(Stored items from a collection)

┄┄┄┄┄┄┄┄┄┄

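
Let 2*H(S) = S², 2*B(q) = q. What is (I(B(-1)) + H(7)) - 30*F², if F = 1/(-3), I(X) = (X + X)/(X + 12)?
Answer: 2909/138 ≈ 21.080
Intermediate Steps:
B(q) = q/2
I(X) = 2*X/(12 + X) (I(X) = (2*X)/(12 + X) = 2*X/(12 + X))
F = -⅓ ≈ -0.33333
H(S) = S²/2
(I(B(-1)) + H(7)) - 30*F² = (2*((½)*(-1))/(12 + (½)*(-1)) + (½)*7²) - 30*(-⅓)² = (2*(-½)/(12 - ½) + (½)*49) - 30*⅑ = (2*(-½)/(23/2) + 49/2) - 10/3 = (2*(-½)*(2/23) + 49/2) - 10/3 = (-2/23 + 49/2) - 10/3 = 1123/46 - 10/3 = 2909/138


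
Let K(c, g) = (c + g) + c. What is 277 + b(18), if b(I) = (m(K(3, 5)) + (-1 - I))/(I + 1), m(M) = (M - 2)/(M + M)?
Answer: 115377/418 ≈ 276.02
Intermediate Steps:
K(c, g) = g + 2*c
m(M) = (-2 + M)/(2*M) (m(M) = (-2 + M)/((2*M)) = (-2 + M)*(1/(2*M)) = (-2 + M)/(2*M))
b(I) = (-13/22 - I)/(1 + I) (b(I) = ((-2 + (5 + 2*3))/(2*(5 + 2*3)) + (-1 - I))/(I + 1) = ((-2 + (5 + 6))/(2*(5 + 6)) + (-1 - I))/(1 + I) = ((1/2)*(-2 + 11)/11 + (-1 - I))/(1 + I) = ((1/2)*(1/11)*9 + (-1 - I))/(1 + I) = (9/22 + (-1 - I))/(1 + I) = (-13/22 - I)/(1 + I))
277 + b(18) = 277 + (-13/22 - 1*18)/(1 + 18) = 277 + (-13/22 - 18)/19 = 277 + (1/19)*(-409/22) = 277 - 409/418 = 115377/418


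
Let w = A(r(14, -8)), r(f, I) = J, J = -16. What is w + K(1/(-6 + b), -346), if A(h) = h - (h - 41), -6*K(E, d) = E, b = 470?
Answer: 114143/2784 ≈ 41.000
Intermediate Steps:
r(f, I) = -16
K(E, d) = -E/6
A(h) = 41 (A(h) = h - (-41 + h) = h + (41 - h) = 41)
w = 41
w + K(1/(-6 + b), -346) = 41 - 1/(6*(-6 + 470)) = 41 - ⅙/464 = 41 - ⅙*1/464 = 41 - 1/2784 = 114143/2784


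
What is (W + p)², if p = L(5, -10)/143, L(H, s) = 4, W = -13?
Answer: 3441025/20449 ≈ 168.27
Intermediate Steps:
p = 4/143 ≈ 0.027972
(W + p)² = (-13 + 4/143)² = (-1855/143)² = 3441025/20449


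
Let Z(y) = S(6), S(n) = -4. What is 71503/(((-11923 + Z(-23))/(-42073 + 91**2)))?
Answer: 2416229376/11927 ≈ 2.0258e+5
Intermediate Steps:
Z(y) = -4
71503/(((-11923 + Z(-23))/(-42073 + 91**2))) = 71503/(((-11923 - 4)/(-42073 + 91**2))) = 71503/((-11927/(-42073 + 8281))) = 71503/((-11927/(-33792))) = 71503/((-11927*(-1/33792))) = 71503/(11927/33792) = 71503*(33792/11927) = 2416229376/11927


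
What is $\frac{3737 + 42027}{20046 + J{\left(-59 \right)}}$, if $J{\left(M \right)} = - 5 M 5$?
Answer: $\frac{45764}{21521} \approx 2.1265$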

┄┄┄┄┄┄┄┄┄┄

From the opening line of the data above, please print each line as written up to and including the line that contains "Answer: 115377/418 ≈ 276.02", and nothing more.

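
Let 2*H(S) = S², 2*B(q) = q. What is (I(B(-1)) + H(7)) - 30*F², if F = 1/(-3), I(X) = (X + X)/(X + 12)?
Answer: 2909/138 ≈ 21.080
Intermediate Steps:
B(q) = q/2
I(X) = 2*X/(12 + X) (I(X) = (2*X)/(12 + X) = 2*X/(12 + X))
F = -⅓ ≈ -0.33333
H(S) = S²/2
(I(B(-1)) + H(7)) - 30*F² = (2*((½)*(-1))/(12 + (½)*(-1)) + (½)*7²) - 30*(-⅓)² = (2*(-½)/(12 - ½) + (½)*49) - 30*⅑ = (2*(-½)/(23/2) + 49/2) - 10/3 = (2*(-½)*(2/23) + 49/2) - 10/3 = (-2/23 + 49/2) - 10/3 = 1123/46 - 10/3 = 2909/138


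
Let K(c, g) = (c + g) + c. What is 277 + b(18), if b(I) = (m(K(3, 5)) + (-1 - I))/(I + 1), m(M) = (M - 2)/(M + M)?
Answer: 115377/418 ≈ 276.02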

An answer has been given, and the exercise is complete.